>>>>>
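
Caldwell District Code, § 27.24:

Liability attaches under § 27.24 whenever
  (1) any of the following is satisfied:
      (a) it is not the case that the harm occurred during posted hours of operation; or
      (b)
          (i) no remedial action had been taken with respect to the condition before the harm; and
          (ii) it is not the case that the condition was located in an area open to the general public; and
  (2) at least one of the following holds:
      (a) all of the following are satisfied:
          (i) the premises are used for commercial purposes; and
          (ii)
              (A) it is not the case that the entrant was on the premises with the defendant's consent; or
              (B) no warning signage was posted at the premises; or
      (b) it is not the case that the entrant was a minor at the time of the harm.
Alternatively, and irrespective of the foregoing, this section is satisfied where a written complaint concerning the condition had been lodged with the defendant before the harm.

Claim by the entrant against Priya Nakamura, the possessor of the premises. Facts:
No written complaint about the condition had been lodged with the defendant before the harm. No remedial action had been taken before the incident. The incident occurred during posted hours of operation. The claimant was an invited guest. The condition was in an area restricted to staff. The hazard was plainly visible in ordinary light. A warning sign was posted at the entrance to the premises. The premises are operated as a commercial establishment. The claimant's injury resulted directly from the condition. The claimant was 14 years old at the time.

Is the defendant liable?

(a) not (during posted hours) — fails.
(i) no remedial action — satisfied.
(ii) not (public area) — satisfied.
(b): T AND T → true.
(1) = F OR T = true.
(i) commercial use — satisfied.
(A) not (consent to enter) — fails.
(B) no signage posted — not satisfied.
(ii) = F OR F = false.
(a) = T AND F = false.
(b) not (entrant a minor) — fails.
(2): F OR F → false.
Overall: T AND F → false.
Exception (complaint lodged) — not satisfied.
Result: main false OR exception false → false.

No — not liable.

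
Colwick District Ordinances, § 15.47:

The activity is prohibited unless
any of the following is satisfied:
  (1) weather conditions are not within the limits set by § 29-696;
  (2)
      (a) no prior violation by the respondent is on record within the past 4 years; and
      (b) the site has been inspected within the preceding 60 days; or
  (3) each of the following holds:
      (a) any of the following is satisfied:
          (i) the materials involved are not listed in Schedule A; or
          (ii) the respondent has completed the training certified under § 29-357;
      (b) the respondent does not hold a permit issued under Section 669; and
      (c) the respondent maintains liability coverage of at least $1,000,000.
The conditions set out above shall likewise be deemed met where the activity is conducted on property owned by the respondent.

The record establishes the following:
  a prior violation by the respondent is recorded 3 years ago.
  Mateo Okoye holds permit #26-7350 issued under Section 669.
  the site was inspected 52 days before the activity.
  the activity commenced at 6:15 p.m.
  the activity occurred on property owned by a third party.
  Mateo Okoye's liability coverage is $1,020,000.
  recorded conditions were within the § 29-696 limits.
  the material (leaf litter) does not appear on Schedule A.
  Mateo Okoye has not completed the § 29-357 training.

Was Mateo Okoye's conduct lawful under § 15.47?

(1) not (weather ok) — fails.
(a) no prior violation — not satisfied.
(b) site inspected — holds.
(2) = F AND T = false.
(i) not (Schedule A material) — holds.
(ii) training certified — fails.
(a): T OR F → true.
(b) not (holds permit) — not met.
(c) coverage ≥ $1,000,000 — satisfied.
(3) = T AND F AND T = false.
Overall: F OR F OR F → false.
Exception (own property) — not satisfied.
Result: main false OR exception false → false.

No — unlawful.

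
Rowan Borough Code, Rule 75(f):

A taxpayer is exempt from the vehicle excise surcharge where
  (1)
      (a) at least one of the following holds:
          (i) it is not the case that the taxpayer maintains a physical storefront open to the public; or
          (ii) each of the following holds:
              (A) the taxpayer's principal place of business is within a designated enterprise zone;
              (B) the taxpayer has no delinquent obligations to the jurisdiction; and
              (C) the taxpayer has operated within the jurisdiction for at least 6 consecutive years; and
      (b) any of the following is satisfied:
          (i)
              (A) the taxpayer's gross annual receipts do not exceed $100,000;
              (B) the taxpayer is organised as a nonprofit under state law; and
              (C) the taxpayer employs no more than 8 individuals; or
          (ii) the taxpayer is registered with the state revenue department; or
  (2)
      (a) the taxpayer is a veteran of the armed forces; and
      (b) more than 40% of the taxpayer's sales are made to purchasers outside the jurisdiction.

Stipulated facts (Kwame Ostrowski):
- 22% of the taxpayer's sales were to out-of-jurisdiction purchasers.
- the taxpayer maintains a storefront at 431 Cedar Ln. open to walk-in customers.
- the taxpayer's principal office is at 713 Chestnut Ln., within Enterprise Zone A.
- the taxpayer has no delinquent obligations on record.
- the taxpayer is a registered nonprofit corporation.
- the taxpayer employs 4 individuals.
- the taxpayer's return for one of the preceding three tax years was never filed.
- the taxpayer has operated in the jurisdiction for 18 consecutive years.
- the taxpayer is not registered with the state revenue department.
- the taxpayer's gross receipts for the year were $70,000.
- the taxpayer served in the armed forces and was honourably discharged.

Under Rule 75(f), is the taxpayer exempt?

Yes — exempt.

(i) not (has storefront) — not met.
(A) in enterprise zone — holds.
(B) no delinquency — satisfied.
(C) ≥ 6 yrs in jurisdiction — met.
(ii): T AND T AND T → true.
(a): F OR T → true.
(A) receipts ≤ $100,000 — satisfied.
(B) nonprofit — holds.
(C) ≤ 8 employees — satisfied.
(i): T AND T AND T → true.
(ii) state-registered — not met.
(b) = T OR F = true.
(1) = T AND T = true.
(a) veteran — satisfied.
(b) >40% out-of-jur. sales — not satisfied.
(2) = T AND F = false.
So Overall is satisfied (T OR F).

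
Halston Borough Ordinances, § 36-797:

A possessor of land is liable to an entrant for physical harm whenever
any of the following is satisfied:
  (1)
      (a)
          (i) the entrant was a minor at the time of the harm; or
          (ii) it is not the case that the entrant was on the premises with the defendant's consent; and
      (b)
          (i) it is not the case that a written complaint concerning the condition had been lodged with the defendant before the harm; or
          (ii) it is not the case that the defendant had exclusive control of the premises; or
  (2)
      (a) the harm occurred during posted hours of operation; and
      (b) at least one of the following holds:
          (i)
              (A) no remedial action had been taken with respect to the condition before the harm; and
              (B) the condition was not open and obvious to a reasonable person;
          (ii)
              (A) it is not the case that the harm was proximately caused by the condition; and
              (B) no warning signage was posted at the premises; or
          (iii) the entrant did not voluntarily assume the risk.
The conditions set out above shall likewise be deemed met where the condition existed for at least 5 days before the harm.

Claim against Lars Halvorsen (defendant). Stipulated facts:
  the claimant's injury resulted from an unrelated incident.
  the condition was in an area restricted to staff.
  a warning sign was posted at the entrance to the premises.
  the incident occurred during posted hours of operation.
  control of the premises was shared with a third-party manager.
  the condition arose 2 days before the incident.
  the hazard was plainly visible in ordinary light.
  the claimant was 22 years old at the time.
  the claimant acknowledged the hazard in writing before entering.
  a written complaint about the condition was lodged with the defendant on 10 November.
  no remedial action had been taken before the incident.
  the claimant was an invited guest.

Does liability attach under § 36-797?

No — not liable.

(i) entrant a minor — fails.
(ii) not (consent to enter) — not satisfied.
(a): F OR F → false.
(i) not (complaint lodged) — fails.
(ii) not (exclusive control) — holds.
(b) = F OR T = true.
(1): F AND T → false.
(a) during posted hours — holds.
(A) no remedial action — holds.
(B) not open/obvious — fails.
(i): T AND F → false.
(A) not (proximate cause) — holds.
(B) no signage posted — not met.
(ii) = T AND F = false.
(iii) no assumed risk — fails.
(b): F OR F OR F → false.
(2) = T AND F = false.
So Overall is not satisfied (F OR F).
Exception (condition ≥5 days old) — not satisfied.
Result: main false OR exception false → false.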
<<<<<
Above are the records; from them, give again exactly the lines from the one containing "Alternatively, and irrespective" to the one containing "Claim by the", both lines included, and nothing more.

#### [REPLY]
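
Alternatively, and irrespective of the foregoing, this section is satisfied where a written complaint concerning the condition had been lodged with the defendant before the harm.

Claim by the entrant against Priya Nakamura, the possessor of the premises. Facts: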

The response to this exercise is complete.